SUPPLIED RECORDS:
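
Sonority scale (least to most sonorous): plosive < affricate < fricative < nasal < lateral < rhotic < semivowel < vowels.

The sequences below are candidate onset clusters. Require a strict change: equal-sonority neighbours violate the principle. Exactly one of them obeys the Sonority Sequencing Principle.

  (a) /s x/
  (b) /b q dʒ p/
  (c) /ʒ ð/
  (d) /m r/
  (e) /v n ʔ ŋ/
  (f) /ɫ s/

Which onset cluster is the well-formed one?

(a) /s x/: profile 3-3 — violates.
(b) /b q dʒ p/: profile 1-1-2-1 — violates.
(c) /ʒ ð/: profile 3-3 — violates.
(d) /m r/: profile 4-6 — obeys.
(e) /v n ʔ ŋ/: profile 3-4-1-4 — violates.
(f) /ɫ s/: profile 5-3 — violates.

d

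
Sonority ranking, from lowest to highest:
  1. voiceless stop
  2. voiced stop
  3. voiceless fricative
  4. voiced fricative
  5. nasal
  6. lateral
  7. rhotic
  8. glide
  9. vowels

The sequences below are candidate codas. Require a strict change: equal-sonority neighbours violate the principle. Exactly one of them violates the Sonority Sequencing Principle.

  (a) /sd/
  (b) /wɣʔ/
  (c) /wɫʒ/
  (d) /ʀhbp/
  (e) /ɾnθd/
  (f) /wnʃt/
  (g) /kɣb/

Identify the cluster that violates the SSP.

g

(a) /sd/: profile 3-2 — obeys.
(b) /wɣʔ/: profile 8-4-1 — obeys.
(c) /wɫʒ/: profile 8-6-4 — obeys.
(d) /ʀhbp/: profile 7-3-2-1 — obeys.
(e) /ɾnθd/: profile 7-5-3-2 — obeys.
(f) /wnʃt/: profile 8-5-3-1 — obeys.
(g) /kɣb/: profile 1-4-2 — violates.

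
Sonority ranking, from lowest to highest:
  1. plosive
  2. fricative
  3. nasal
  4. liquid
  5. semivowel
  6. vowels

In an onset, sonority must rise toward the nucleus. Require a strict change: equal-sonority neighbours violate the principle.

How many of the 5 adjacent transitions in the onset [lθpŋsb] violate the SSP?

4

/l/ is a liquid (sonority 4).
/θ/ is a fricative (sonority 2).
/p/ is a plosive (sonority 1).
/ŋ/ is a nasal (sonority 3).
/s/ is a fricative (sonority 2).
/b/ is a plosive (sonority 1).
/l/→/θ/: 4→2 (does not rise) — violation.
/θ/→/p/: 2→1 (does not rise) — violation.
/p/→/ŋ/: 1→3 (rises) — ok.
/ŋ/→/s/: 3→2 (does not rise) — violation.
/s/→/b/: 2→1 (does not rise) — violation.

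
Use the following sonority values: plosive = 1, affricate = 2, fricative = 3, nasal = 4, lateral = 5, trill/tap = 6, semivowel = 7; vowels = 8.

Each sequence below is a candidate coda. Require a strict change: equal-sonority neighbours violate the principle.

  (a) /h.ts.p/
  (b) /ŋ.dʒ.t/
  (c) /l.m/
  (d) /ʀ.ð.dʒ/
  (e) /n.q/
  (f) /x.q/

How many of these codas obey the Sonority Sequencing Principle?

(a) sonority 3-2-1: well-formed.
(b) sonority 4-2-1: well-formed.
(c) sonority 5-4: well-formed.
(d) sonority 6-3-2: well-formed.
(e) sonority 4-1: well-formed.
(f) sonority 3-1: well-formed.

6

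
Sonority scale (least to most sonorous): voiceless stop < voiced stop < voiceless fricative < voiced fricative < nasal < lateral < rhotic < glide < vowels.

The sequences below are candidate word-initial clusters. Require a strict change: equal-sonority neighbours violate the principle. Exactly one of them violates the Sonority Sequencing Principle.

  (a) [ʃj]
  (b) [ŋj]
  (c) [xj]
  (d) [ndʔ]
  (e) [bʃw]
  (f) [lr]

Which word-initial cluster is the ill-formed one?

d

(a) [ʃj]: profile 3-8 — obeys.
(b) [ŋj]: profile 5-8 — obeys.
(c) [xj]: profile 3-8 — obeys.
(d) [ndʔ]: profile 5-2-1 — violates.
(e) [bʃw]: profile 2-3-8 — obeys.
(f) [lr]: profile 6-7 — obeys.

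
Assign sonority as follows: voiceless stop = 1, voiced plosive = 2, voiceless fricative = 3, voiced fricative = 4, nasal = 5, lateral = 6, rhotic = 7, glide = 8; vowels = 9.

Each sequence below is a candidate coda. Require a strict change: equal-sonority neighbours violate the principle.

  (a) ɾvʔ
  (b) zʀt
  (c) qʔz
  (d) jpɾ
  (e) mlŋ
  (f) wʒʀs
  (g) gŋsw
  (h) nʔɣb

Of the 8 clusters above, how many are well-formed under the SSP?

(a) ɾvʔ: profile 7-4-1 — obeys.
(b) zʀt: profile 4-7-1 — violates.
(c) qʔz: profile 1-1-4 — violates.
(d) jpɾ: profile 8-1-7 — violates.
(e) mlŋ: profile 5-6-5 — violates.
(f) wʒʀs: profile 8-4-7-3 — violates.
(g) gŋsw: profile 2-5-3-8 — violates.
(h) nʔɣb: profile 5-1-4-2 — violates.

1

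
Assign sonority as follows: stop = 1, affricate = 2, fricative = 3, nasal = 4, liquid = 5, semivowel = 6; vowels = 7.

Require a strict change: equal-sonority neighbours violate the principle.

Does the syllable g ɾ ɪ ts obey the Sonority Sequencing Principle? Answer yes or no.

yes

Onset: /g/ is a stop (sonority 1), /ɾ/ is a liquid (sonority 5); then the nucleus /ɪ/ (sonority 7).
Onset profile 1-5-7 — rises to the nucleus.
Coda: /ts/ is an affricate (sonority 2).
Coda profile 7-2 — falls from the nucleus.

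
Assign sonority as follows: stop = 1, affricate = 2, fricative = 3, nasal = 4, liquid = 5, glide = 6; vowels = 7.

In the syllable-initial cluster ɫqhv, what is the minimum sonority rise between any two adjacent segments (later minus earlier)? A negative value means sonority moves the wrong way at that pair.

/ɫ/: liquid = 5.
/q/: stop = 1.
/h/: fricative = 3.
/v/: fricative = 3.
/ɫ/→/q/: change -4.
/q/→/h/: change +2.
/h/→/v/: change +0.
Minimum = -4.

-4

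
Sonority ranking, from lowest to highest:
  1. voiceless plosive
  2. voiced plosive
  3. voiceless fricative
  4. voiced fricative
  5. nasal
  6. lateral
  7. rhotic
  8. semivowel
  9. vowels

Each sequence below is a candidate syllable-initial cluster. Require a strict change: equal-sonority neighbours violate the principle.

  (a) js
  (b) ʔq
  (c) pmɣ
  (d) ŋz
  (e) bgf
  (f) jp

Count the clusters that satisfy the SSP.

0

(a) 8-3 → violates
(b) 1-1 → violates
(c) 1-5-4 → violates
(d) 5-4 → violates
(e) 2-2-3 → violates
(f) 8-1 → violates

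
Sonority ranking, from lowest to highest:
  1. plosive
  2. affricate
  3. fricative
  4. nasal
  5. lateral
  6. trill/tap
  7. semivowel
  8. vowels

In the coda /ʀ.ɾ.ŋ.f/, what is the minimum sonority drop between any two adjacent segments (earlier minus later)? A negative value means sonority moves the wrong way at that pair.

0

/ʀ/ — trill/tap, sonority 6.
/ɾ/ — trill/tap, sonority 6.
/ŋ/ — nasal, sonority 4.
/f/ — fricative, sonority 3.
/ʀ/→/ɾ/: change +0.
/ɾ/→/ŋ/: change +2.
/ŋ/→/f/: change +1.
Minimum = 0.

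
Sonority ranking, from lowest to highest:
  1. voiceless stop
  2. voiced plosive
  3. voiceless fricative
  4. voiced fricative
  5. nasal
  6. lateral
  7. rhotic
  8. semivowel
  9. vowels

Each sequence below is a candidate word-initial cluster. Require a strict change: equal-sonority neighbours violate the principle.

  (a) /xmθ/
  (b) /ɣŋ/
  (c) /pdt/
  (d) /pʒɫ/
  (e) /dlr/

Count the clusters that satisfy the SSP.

3

(a) /xmθ/: profile 3-5-3 — violates.
(b) /ɣŋ/: profile 4-5 — obeys.
(c) /pdt/: profile 1-2-1 — violates.
(d) /pʒɫ/: profile 1-4-6 — obeys.
(e) /dlr/: profile 2-6-7 — obeys.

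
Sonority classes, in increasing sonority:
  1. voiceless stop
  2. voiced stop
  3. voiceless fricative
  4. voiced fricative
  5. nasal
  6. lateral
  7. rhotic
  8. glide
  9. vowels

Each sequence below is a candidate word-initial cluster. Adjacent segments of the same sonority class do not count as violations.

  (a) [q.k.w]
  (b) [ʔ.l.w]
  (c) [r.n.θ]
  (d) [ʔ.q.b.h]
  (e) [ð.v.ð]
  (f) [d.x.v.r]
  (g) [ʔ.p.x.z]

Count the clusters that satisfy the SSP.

(a) [q.k.w]: profile 1-1-8 — obeys.
(b) [ʔ.l.w]: profile 1-6-8 — obeys.
(c) [r.n.θ]: profile 7-5-3 — violates.
(d) [ʔ.q.b.h]: profile 1-1-2-3 — obeys.
(e) [ð.v.ð]: profile 4-4-4 — obeys.
(f) [d.x.v.r]: profile 2-3-4-7 — obeys.
(g) [ʔ.p.x.z]: profile 1-1-3-4 — obeys.

6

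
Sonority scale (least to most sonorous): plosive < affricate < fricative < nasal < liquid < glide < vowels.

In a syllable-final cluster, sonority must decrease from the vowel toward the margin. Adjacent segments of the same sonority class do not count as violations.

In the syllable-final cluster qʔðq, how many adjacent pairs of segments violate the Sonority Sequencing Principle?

1

/q/ is a plosive (sonority 1).
/ʔ/ is a plosive (sonority 1).
/ð/ is a fricative (sonority 3).
/q/ is a plosive (sonority 1).
/q/→/ʔ/: 1→1 (plateau, allowed) — ok.
/ʔ/→/ð/: 1→3 (does not fall) — violation.
/ð/→/q/: 3→1 (falls) — ok.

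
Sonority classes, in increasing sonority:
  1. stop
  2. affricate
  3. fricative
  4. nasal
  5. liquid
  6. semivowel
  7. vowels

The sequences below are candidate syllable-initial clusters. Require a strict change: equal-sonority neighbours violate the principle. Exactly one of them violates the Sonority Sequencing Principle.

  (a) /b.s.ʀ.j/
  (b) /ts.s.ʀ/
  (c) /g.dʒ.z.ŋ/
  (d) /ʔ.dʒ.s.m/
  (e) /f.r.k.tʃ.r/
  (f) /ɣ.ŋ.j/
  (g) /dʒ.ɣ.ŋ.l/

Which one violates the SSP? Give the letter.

e

(a) 1-3-5-6 → obeys
(b) 2-3-5 → obeys
(c) 1-2-3-4 → obeys
(d) 1-2-3-4 → obeys
(e) 3-5-1-2-5 → violates
(f) 3-4-6 → obeys
(g) 2-3-4-5 → obeys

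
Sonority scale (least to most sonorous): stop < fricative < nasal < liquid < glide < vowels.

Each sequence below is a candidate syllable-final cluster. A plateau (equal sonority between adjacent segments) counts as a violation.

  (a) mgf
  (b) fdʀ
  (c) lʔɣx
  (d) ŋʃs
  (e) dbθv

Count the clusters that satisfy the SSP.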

EXERCISE DIRECTIONS: Show every line of the entries above where the word "Assign" occurs.

WORKED SOLUTION:
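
Assign sonority as follows: voiceless stop = 1, voiced plosive = 2, voiceless fricative = 3, voiced fricative = 4, nasal = 5, lateral = 6, rhotic = 7, glide = 8; vowels = 9.
Assign sonority as follows: stop = 1, affricate = 2, fricative = 3, nasal = 4, liquid = 5, semivowel = 6; vowels = 7.
Assign sonority as follows: stop = 1, affricate = 2, fricative = 3, nasal = 4, liquid = 5, glide = 6; vowels = 7.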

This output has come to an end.